[Items from a data source]
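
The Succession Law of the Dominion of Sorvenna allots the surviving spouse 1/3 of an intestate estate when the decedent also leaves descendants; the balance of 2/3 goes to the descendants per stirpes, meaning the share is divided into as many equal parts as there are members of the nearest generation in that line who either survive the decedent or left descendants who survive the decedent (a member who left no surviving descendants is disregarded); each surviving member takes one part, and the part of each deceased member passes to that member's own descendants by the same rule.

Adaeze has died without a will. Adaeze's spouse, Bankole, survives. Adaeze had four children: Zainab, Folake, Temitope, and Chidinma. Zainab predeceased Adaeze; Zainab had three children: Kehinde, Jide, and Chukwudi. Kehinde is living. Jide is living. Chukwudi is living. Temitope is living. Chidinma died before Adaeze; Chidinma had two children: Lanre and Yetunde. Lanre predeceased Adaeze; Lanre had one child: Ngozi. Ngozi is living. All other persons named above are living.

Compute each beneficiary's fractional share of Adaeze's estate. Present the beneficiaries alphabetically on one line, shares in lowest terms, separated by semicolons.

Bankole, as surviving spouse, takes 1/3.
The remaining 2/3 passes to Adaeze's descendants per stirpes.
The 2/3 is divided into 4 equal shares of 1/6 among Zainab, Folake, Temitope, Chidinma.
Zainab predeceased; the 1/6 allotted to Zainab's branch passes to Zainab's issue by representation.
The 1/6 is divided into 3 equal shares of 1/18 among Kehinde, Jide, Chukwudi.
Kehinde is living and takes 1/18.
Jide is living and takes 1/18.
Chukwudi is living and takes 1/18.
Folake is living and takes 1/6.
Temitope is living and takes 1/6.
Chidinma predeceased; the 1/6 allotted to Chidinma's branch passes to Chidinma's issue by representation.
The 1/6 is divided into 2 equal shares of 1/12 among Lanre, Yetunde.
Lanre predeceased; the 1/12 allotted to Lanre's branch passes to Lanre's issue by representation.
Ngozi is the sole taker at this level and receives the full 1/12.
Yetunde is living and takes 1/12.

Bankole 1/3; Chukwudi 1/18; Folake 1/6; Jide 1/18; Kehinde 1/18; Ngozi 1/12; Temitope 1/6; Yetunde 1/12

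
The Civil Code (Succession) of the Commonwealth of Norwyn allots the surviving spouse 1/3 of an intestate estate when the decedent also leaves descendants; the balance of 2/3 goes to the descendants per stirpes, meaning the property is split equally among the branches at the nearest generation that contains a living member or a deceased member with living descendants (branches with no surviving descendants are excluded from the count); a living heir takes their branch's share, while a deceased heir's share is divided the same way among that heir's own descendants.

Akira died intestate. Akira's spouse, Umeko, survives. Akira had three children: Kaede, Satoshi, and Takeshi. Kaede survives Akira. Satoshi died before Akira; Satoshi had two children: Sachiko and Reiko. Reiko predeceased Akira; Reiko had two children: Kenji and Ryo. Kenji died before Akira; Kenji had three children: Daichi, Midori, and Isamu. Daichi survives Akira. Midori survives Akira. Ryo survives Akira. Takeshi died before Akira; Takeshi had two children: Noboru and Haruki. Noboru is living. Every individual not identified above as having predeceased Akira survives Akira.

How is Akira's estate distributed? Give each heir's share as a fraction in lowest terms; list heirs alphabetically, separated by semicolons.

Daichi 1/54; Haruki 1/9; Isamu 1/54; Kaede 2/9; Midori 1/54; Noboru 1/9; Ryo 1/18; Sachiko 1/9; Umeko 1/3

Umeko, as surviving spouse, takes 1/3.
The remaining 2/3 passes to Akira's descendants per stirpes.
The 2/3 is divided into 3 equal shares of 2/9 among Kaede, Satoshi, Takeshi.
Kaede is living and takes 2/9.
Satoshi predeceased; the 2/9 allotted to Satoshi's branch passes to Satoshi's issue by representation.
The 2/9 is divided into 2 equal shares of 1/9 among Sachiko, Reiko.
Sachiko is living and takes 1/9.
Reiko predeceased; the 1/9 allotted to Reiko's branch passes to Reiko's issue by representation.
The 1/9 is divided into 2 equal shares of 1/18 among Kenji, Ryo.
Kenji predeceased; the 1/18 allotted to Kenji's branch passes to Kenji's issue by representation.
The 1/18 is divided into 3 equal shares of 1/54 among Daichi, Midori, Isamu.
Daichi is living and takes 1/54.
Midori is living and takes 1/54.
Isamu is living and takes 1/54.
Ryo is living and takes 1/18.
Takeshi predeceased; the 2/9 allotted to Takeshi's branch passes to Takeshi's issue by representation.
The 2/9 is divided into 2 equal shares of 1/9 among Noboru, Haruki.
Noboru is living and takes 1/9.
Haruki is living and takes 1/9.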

■ **Work request**
Check each line of the records for the string "leaves" and copy those that have it.

■ **Result below**
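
The Succession Law of the Dominion of Sorvenna allots the surviving spouse 1/3 of an intestate estate when the decedent also leaves descendants; the balance of 2/3 goes to the descendants per stirpes, meaning the share is divided into as many equal parts as there are members of the nearest generation in that line who either survive the decedent or left descendants who survive the decedent (a member who left no surviving descendants is disregarded); each surviving member takes one part, and the part of each deceased member passes to that member's own descendants by the same rule.
The Civil Code (Succession) of the Commonwealth of Norwyn allots the surviving spouse 1/3 of an intestate estate when the decedent also leaves descendants; the balance of 2/3 goes to the descendants per stirpes, meaning the property is split equally among the branches at the nearest generation that contains a living member or a deceased member with living descendants (branches with no surviving descendants are excluded from the count); a living heir takes their branch's share, while a deceased heir's share is divided the same way among that heir's own descendants.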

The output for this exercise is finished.